YOUR TASK: Down to the last character, transcribe every record.

■ ■ ■ ■

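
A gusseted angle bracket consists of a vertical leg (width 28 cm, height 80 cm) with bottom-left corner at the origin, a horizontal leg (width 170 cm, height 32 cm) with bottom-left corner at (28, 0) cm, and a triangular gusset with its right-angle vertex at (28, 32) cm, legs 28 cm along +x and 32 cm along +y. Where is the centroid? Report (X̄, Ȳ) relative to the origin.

vertical leg: A = 28 × 80 = 2240.00, centroid at (14.00, 40.00).
horizontal leg: A = 170 × 32 = 5440.00, centroid at (113.00, 16.00).
gusset: A = ½·28·32 = 448.00, centroid at (37.33, 42.67).
ΣA = 8128.00 cm², ΣAX̄ = 662805.33 cm³, ΣAȲ = 195754.67 cm³.
X̄ = 662805.33/8128.00 = 81.55 cm; Ȳ = 195754.67/8128.00 = 24.08 cm.

X̄ = 81.55 cm, Ȳ = 24.08 cm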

■ ■ ■ ■

EXERCISE ANSWER:
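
A gusseted angle bracket consists of a vertical leg (width 28 cm, height 80 cm) with bottom-left corner at the origin, a horizontal leg (width 170 cm, height 32 cm) with bottom-left corner at (28, 0) cm, and a triangular gusset with its right-angle vertex at (28, 32) cm, legs 28 cm along +x and 32 cm along +y. Where is the centroid? Report (X̄, Ȳ) relative to the origin.

vertical leg: A = 28 × 80 = 2240.00, centroid at (14.00, 40.00).
horizontal leg: A = 170 × 32 = 5440.00, centroid at (113.00, 16.00).
gusset: A = ½·28·32 = 448.00, centroid at (37.33, 42.67).
ΣA = 8128.00 cm², ΣAX̄ = 662805.33 cm³, ΣAȲ = 195754.67 cm³.
X̄ = 662805.33/8128.00 = 81.55 cm; Ȳ = 195754.67/8128.00 = 24.08 cm.

X̄ = 81.55 cm, Ȳ = 24.08 cm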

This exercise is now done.